Directions for this task ▸ Your answer must be a single number: the count of lines in the entries below that hold "then".

Data records ▸
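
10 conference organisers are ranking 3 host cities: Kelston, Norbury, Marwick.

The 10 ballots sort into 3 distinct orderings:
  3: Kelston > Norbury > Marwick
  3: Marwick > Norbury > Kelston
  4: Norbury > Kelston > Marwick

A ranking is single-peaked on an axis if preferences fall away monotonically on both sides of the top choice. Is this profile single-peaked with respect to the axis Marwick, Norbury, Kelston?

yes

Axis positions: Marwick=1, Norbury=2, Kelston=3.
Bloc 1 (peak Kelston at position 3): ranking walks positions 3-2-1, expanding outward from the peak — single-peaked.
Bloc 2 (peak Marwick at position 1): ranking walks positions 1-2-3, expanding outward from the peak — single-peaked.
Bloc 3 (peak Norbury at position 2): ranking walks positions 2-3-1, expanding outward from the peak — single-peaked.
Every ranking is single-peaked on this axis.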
--
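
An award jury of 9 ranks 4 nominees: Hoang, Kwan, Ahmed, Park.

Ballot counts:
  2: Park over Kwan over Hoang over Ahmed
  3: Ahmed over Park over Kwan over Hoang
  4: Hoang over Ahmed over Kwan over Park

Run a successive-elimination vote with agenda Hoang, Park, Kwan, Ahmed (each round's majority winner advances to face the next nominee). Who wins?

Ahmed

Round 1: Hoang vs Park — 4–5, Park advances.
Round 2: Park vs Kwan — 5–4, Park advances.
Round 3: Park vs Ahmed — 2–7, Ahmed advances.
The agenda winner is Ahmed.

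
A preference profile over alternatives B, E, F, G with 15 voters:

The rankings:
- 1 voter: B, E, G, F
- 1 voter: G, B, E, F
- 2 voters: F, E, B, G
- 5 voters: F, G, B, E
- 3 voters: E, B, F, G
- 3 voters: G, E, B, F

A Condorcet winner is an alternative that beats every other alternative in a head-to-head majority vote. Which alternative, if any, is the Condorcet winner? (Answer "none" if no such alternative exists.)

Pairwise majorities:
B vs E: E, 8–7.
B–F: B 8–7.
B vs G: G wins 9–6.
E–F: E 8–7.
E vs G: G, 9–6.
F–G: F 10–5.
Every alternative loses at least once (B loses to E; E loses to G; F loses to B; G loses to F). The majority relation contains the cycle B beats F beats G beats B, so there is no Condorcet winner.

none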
...
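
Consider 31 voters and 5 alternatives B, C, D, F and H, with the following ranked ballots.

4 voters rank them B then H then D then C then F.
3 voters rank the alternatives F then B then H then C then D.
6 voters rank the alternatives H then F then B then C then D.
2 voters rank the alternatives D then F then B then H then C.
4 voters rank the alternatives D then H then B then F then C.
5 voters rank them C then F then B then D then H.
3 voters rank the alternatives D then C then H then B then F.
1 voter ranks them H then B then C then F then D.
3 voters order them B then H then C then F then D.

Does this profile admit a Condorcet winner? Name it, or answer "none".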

Written answer ▸ 9